**Data for analysis**
****************************************
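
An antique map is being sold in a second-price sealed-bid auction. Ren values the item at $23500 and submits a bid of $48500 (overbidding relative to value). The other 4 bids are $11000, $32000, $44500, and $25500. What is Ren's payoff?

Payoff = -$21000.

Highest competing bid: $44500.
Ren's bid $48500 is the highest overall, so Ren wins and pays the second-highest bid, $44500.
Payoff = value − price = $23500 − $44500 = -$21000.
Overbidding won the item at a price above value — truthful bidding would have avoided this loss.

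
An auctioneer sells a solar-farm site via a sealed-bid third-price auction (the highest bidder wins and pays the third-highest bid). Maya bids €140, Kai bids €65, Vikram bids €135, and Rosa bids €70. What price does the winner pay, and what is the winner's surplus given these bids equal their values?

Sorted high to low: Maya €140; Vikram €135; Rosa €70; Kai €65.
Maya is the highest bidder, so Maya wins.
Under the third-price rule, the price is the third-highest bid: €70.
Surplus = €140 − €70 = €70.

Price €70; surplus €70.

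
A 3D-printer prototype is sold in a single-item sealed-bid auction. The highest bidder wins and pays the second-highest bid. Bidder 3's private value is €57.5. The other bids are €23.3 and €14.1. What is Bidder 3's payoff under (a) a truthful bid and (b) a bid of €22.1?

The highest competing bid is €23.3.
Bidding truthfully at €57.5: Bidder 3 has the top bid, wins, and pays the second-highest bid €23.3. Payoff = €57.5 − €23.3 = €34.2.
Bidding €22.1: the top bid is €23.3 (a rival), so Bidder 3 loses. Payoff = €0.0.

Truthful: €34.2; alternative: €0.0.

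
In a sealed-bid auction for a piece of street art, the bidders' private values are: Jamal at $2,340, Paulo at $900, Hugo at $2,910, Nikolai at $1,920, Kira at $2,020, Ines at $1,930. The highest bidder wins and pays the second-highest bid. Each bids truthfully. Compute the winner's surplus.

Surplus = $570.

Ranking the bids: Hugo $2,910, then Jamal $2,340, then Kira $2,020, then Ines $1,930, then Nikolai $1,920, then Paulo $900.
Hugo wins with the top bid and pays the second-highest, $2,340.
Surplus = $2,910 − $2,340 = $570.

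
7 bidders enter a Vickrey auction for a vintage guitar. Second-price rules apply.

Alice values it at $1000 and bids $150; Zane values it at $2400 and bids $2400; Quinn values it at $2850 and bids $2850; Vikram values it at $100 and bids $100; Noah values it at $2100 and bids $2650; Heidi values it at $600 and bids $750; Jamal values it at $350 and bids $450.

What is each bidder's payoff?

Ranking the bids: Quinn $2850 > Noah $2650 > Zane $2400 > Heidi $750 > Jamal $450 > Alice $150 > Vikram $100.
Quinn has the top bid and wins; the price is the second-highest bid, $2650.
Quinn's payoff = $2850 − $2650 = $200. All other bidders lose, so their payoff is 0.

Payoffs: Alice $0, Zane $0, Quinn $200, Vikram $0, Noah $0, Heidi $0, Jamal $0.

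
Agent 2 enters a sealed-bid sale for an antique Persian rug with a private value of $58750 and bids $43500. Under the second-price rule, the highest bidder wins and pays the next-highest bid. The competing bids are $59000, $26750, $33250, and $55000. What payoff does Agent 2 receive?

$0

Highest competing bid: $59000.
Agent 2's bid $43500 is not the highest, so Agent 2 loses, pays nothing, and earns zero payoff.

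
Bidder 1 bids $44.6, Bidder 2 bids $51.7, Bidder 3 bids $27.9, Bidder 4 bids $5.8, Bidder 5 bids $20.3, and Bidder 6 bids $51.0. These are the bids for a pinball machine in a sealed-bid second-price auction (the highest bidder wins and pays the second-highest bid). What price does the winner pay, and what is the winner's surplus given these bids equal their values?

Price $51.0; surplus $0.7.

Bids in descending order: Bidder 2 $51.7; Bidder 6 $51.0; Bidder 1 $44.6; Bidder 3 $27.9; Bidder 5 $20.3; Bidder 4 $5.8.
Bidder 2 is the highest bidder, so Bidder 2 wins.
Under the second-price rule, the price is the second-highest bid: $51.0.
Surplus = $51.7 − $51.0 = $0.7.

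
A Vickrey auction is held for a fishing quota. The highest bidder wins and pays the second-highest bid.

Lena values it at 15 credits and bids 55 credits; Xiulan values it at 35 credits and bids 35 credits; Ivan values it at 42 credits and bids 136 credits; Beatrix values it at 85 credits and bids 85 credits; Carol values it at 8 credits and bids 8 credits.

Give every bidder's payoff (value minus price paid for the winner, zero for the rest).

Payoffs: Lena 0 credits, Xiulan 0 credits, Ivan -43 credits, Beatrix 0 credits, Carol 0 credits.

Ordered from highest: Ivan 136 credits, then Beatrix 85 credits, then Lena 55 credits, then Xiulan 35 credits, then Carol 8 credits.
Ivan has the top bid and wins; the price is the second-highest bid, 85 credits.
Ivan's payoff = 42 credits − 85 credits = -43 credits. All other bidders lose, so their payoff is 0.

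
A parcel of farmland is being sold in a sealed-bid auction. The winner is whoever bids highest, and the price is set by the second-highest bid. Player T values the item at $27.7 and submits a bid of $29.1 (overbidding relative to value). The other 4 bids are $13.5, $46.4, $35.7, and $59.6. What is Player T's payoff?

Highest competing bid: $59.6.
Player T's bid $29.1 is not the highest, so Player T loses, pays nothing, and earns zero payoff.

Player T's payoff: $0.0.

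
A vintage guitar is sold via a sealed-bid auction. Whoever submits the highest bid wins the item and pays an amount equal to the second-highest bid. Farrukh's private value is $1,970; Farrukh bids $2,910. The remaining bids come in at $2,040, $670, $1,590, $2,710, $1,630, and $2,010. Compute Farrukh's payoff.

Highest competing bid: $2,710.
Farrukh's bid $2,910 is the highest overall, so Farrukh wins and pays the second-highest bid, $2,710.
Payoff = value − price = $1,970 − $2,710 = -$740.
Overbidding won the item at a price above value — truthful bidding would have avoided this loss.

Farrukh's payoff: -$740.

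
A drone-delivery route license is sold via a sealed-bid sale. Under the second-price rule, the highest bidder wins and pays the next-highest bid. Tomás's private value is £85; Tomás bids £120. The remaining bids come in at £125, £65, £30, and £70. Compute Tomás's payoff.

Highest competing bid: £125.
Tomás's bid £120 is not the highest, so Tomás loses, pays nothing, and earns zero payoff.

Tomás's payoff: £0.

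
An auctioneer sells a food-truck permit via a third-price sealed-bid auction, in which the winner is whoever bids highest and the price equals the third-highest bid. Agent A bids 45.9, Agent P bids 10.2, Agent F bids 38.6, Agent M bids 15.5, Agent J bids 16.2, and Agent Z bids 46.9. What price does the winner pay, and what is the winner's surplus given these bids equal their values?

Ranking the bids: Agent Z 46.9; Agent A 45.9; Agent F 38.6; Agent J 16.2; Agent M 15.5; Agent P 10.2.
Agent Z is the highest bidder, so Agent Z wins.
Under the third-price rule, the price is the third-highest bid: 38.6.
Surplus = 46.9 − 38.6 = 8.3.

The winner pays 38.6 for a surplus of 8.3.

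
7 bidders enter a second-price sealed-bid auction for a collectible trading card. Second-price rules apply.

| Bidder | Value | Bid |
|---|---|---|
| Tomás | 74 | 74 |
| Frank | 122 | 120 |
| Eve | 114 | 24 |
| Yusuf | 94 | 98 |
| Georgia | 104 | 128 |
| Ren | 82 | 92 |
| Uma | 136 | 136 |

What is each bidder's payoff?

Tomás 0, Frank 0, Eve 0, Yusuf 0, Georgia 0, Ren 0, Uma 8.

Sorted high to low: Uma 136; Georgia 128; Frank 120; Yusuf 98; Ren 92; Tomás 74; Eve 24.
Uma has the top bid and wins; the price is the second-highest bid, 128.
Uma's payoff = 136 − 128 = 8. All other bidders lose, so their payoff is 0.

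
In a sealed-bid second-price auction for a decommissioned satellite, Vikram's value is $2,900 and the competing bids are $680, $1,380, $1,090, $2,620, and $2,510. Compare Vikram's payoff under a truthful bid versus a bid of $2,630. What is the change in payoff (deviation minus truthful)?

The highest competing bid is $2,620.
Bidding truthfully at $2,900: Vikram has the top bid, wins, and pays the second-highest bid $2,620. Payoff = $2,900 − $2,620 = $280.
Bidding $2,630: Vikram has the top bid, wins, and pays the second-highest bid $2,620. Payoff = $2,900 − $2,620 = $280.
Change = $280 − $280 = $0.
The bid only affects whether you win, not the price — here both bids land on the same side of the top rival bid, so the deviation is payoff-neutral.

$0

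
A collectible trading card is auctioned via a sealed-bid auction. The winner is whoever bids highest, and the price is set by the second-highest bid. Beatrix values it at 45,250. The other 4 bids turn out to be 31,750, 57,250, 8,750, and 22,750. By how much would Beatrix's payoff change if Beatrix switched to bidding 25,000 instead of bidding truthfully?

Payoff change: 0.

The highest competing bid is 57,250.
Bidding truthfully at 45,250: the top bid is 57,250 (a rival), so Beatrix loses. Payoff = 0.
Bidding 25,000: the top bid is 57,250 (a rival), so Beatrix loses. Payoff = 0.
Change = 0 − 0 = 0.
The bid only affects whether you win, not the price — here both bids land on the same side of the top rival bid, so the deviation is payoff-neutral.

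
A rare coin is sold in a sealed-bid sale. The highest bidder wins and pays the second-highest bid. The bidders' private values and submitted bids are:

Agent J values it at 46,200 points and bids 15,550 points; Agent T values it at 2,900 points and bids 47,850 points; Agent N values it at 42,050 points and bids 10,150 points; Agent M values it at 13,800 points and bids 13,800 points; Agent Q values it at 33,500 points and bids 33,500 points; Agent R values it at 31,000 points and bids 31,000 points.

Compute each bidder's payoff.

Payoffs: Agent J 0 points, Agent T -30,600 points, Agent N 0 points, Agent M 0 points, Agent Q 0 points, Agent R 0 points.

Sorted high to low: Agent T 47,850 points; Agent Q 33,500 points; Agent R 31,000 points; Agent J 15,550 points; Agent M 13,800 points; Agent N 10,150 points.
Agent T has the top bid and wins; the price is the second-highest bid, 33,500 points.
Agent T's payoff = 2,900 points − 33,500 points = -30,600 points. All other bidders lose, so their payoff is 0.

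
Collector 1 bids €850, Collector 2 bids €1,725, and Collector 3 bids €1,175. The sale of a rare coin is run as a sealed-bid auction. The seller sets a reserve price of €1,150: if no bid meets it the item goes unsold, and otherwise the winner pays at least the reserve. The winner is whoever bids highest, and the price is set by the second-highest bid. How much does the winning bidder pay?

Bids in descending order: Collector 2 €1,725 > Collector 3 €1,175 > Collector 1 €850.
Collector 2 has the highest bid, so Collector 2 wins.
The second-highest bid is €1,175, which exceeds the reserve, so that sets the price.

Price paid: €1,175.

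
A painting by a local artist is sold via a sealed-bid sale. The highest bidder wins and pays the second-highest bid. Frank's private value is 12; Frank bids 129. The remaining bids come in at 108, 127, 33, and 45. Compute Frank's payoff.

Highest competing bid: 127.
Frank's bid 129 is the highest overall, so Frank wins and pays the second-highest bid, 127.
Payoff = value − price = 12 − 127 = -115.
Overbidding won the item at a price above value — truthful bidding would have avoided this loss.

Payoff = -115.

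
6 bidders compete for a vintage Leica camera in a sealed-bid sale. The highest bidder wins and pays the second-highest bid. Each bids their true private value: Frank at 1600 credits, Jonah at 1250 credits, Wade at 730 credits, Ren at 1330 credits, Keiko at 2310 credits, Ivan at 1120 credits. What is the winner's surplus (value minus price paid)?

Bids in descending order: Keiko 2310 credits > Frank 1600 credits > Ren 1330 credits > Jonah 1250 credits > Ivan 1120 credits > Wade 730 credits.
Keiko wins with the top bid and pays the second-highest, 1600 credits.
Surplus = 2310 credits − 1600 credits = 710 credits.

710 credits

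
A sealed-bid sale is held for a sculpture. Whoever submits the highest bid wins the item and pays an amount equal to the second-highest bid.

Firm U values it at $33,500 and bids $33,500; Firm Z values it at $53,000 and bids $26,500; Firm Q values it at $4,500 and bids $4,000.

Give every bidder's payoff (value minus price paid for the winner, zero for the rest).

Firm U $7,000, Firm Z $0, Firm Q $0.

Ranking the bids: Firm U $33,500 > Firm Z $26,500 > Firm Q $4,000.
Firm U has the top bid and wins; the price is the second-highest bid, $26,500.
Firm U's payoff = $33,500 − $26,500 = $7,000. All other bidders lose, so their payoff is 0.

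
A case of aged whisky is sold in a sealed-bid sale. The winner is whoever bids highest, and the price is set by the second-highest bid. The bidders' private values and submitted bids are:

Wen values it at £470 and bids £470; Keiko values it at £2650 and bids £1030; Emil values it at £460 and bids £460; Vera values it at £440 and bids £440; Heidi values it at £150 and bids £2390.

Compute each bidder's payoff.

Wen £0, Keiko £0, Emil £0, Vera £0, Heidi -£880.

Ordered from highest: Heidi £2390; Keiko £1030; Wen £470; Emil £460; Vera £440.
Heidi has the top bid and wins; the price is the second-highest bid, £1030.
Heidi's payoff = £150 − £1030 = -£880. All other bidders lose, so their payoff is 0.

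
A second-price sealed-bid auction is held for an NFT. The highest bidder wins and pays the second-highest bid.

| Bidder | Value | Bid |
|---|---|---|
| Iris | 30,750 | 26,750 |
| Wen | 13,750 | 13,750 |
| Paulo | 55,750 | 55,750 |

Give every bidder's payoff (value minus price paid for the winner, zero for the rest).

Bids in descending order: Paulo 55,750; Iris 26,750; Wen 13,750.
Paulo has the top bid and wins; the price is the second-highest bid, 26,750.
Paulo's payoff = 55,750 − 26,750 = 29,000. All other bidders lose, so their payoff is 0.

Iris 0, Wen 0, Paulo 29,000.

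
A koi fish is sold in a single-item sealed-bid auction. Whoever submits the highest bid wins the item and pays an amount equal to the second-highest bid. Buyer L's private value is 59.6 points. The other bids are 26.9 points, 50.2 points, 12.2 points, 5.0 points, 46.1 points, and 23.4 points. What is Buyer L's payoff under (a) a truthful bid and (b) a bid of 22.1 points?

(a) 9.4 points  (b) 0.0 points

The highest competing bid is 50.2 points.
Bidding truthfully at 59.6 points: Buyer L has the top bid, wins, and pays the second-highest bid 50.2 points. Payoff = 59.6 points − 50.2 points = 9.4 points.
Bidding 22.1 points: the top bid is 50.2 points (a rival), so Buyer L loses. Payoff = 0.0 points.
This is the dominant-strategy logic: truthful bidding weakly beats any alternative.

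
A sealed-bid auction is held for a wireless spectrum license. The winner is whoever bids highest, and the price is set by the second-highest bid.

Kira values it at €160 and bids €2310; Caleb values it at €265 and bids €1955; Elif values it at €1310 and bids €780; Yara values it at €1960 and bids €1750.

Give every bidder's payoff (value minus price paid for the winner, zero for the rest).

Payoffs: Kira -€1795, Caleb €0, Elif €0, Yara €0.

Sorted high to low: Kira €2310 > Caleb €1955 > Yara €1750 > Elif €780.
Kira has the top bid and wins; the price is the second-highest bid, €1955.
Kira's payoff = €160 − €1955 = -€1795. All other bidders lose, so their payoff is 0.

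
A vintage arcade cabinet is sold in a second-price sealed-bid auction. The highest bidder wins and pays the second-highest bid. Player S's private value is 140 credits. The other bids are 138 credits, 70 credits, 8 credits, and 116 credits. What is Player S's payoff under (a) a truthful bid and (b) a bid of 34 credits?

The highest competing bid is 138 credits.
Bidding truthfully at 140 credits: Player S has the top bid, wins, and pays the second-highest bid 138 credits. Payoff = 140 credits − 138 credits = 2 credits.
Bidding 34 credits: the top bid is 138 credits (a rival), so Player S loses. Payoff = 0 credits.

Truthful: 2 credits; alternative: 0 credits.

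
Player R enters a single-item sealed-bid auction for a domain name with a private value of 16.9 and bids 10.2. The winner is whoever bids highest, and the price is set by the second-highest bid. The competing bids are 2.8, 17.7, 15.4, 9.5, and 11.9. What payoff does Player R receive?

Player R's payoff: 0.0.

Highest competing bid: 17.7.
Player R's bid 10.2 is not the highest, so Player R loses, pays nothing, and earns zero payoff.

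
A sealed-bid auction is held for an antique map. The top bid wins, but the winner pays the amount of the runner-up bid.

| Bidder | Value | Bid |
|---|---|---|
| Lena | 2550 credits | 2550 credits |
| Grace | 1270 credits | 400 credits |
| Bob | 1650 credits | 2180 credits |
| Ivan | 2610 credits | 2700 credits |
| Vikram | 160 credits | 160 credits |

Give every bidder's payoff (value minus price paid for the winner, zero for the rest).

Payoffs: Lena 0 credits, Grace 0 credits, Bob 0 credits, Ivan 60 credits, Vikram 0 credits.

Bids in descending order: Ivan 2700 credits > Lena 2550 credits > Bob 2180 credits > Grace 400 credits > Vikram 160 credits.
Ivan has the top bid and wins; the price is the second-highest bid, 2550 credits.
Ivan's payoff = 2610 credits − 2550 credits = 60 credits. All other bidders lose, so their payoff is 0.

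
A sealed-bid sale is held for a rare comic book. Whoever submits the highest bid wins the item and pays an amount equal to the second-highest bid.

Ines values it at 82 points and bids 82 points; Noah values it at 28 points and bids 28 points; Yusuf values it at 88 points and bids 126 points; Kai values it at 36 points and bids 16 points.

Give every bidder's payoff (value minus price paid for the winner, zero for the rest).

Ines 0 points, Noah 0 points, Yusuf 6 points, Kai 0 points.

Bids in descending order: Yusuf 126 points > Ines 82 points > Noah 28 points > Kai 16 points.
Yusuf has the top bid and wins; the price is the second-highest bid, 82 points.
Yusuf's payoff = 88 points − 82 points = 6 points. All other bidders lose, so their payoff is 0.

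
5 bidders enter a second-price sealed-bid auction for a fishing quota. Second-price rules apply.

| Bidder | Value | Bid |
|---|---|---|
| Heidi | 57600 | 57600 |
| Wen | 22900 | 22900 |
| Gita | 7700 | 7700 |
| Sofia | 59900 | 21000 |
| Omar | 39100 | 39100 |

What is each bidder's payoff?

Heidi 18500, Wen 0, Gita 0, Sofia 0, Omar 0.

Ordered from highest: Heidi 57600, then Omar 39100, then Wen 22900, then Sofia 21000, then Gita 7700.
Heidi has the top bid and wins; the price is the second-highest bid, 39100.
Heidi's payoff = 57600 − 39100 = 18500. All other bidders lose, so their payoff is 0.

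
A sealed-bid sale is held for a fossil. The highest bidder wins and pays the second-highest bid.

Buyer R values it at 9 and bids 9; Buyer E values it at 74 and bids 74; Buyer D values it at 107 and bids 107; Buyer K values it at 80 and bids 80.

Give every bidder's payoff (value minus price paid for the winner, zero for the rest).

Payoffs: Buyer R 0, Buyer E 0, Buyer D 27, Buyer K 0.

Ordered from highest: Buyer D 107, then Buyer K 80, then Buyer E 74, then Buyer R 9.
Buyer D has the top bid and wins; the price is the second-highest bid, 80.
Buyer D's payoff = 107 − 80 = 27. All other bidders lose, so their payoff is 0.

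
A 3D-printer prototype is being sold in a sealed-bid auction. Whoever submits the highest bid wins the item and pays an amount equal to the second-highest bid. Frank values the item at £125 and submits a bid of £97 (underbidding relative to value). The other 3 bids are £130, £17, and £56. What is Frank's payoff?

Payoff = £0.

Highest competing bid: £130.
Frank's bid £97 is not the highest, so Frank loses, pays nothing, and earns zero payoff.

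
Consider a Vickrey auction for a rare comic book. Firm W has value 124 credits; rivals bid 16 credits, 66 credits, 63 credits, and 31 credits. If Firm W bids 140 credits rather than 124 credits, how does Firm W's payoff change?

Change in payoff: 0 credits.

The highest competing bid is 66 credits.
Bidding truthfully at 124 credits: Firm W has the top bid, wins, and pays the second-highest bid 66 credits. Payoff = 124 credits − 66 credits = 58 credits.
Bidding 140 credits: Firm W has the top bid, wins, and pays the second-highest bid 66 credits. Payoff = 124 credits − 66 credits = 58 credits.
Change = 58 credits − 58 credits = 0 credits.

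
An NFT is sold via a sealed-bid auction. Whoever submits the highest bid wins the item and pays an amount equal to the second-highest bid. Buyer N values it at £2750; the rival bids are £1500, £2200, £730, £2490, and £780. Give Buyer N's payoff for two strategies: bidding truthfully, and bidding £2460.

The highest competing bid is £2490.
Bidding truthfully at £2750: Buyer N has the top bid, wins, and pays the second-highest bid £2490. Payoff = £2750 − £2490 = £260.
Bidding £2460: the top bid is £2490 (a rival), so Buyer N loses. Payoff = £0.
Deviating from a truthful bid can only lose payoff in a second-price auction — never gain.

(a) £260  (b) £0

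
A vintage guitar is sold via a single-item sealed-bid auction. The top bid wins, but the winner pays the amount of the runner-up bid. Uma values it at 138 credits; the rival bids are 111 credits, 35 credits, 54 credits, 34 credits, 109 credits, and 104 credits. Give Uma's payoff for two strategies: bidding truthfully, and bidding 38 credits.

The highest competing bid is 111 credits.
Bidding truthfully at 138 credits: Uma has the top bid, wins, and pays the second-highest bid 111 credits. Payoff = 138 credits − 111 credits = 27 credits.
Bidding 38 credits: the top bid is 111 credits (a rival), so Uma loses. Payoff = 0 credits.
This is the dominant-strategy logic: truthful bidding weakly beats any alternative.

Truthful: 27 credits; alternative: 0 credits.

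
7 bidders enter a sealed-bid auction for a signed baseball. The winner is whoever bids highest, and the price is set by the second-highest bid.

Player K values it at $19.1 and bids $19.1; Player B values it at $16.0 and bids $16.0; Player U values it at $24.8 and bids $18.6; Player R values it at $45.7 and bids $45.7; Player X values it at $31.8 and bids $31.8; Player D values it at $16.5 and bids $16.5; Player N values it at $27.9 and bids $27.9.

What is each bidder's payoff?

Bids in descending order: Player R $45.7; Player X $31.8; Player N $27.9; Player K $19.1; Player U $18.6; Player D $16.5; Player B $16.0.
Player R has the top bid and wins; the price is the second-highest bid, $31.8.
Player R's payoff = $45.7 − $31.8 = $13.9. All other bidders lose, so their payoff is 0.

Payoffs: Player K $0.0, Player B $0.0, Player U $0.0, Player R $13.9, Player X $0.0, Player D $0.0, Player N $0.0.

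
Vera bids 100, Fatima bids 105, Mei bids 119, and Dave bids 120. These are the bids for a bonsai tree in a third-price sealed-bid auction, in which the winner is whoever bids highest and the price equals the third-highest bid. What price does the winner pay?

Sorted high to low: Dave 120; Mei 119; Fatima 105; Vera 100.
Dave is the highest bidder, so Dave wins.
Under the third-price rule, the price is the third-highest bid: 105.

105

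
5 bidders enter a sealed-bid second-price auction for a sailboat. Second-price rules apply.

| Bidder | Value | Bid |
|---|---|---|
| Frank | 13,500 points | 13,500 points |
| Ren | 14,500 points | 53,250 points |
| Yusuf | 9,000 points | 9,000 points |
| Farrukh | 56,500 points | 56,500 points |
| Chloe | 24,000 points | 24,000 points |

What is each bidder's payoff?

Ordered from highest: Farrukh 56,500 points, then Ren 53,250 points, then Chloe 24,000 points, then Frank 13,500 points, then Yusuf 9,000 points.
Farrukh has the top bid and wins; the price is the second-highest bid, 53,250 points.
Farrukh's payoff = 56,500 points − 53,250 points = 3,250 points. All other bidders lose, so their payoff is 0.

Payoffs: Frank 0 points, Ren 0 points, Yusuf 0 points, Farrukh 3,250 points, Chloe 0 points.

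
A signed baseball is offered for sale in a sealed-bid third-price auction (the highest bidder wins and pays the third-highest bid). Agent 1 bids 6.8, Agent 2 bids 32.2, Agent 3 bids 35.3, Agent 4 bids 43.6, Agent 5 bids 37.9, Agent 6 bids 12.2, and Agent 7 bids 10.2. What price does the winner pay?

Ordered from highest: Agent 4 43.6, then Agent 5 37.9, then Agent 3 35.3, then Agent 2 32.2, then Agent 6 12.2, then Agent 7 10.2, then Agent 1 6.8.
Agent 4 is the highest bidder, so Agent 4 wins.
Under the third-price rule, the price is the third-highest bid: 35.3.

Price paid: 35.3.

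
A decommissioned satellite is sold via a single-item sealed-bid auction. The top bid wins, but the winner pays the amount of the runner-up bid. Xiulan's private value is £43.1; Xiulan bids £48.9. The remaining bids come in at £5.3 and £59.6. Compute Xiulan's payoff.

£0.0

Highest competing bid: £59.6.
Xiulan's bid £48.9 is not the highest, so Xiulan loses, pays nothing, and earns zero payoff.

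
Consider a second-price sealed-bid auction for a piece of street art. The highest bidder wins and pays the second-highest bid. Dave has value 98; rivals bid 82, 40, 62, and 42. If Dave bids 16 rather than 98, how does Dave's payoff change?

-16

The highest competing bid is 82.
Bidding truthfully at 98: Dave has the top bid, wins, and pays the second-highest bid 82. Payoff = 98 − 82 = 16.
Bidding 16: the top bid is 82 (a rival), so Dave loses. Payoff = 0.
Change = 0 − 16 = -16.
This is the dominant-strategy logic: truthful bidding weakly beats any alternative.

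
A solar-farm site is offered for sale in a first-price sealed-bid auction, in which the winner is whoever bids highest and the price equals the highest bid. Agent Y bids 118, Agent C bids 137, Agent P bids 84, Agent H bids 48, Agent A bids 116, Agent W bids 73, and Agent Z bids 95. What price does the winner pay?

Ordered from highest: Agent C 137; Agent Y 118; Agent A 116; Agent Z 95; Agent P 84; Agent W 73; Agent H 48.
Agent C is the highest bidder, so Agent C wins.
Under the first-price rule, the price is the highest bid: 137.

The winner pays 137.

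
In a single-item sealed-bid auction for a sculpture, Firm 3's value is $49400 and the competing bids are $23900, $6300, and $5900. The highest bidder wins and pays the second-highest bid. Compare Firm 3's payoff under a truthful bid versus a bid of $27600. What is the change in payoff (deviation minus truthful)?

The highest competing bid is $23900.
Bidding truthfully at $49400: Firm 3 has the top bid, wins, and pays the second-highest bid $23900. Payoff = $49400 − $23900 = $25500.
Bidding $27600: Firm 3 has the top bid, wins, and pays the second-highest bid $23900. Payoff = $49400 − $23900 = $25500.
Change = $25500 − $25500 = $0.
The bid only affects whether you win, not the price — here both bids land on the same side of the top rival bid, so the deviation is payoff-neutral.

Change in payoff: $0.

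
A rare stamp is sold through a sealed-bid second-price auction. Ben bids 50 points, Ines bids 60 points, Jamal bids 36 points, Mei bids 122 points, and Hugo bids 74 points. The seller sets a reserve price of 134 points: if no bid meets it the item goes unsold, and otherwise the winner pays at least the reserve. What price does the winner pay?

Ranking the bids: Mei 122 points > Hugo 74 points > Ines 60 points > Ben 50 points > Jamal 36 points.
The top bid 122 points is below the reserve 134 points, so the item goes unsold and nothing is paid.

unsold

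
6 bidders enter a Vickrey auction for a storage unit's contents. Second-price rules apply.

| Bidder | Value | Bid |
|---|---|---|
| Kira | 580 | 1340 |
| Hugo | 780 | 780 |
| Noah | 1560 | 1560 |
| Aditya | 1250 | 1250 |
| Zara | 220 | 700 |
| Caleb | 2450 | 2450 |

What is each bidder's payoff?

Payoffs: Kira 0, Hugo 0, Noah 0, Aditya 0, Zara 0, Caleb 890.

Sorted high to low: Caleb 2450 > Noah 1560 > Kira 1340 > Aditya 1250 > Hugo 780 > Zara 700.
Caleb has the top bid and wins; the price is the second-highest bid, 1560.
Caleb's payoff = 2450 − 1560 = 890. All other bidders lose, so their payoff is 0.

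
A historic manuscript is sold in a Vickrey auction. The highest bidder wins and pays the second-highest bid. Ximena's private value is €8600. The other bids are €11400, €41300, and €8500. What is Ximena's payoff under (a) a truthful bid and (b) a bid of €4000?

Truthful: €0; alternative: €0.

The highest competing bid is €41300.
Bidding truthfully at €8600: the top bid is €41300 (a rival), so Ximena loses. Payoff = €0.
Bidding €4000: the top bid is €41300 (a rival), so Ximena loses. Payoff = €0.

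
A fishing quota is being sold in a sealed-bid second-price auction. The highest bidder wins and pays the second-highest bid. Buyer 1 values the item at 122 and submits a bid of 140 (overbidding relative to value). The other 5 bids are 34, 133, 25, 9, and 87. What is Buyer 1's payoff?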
****************************************
The lines above from the one with "7 bidders enter a second-price" through the one with "Ren | 82 | 92 |" are to be duplicated exactly, ends included, with nothing added.

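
7 bidders enter a second-price sealed-bid auction for a collectible trading card. Second-price rules apply.

| Bidder | Value | Bid |
|---|---|---|
| Tomás | 74 | 74 |
| Frank | 122 | 120 |
| Eve | 114 | 24 |
| Yusuf | 94 | 98 |
| Georgia | 104 | 128 |
| Ren | 82 | 92 |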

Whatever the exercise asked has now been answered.